Every line from the one containing "45, 33, 31]" through the last line below should be reproduced exactly; please include nothing else.

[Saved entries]
--- START ---
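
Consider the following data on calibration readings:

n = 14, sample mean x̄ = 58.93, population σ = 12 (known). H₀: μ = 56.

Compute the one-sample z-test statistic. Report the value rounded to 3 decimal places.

SE = σ/√n = 12/√14 = 3.2071
z = (x̄−μ₀)/SE = (58.93−56)/3.2071 = 0.9136

test statistic = 0.914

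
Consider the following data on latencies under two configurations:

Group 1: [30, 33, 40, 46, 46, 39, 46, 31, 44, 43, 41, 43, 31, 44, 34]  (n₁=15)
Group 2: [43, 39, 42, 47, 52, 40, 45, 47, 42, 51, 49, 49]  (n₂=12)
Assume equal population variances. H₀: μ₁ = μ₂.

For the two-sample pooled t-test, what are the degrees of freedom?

degrees of freedom = 25

df = n₁ + n₂ − 2 = 15 + 12 − 2 = 25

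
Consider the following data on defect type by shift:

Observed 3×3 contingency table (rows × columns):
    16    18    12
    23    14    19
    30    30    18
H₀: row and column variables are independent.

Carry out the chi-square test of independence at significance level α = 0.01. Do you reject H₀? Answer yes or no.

reject H₀: no

Row totals [46, 56, 78], col totals [69, 62, 49], n=180
χ² = (16−17.63)²/17.63 + (18−15.84)²/15.84 + (12−12.52)²/12.52 + (23−21.47)²/21.47 + (14−19.29)²/19.29 + (19−15.24)²/15.24 + (30−29.90)²/29.90 + (30−26.87)²/26.87 + (18−21.23)²/21.23 = 3.8093
df = 4
p-value (upper-tail) = 0.43242
At α=0.01: p ≥ α → fail to reject H₀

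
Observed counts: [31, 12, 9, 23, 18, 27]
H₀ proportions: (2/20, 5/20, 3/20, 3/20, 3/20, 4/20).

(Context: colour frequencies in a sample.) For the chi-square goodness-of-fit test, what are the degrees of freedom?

degrees of freedom = 5

df = k − 1 = 6 − 1 = 5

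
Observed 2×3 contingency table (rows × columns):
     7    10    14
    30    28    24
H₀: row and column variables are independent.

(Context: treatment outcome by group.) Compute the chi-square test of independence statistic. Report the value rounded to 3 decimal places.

Row totals [31, 82], col totals [37, 38, 38], n=113
χ² = (7−10.15)²/10.15 + (10−10.42)²/10.42 + (14−10.42)²/10.42 + (30−26.85)²/26.85 + (28−27.58)²/27.58 + (24−27.58)²/27.58 = 3.0610
df = 2

test statistic = 3.061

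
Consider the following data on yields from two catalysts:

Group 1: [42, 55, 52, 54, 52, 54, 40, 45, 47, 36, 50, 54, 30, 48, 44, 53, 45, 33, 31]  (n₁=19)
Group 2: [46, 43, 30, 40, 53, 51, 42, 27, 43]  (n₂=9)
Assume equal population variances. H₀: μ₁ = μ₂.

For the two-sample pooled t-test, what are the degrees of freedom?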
--- END ---
▶ _ANSWER SPACE_
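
Group 1: [42, 55, 52, 54, 52, 54, 40, 45, 47, 36, 50, 54, 30, 48, 44, 53, 45, 33, 31]  (n₁=19)
Group 2: [46, 43, 30, 40, 53, 51, 42, 27, 43]  (n₂=9)
Assume equal population variances. H₀: μ₁ = μ₂.

For the two-sample pooled t-test, what are the degrees of freedom?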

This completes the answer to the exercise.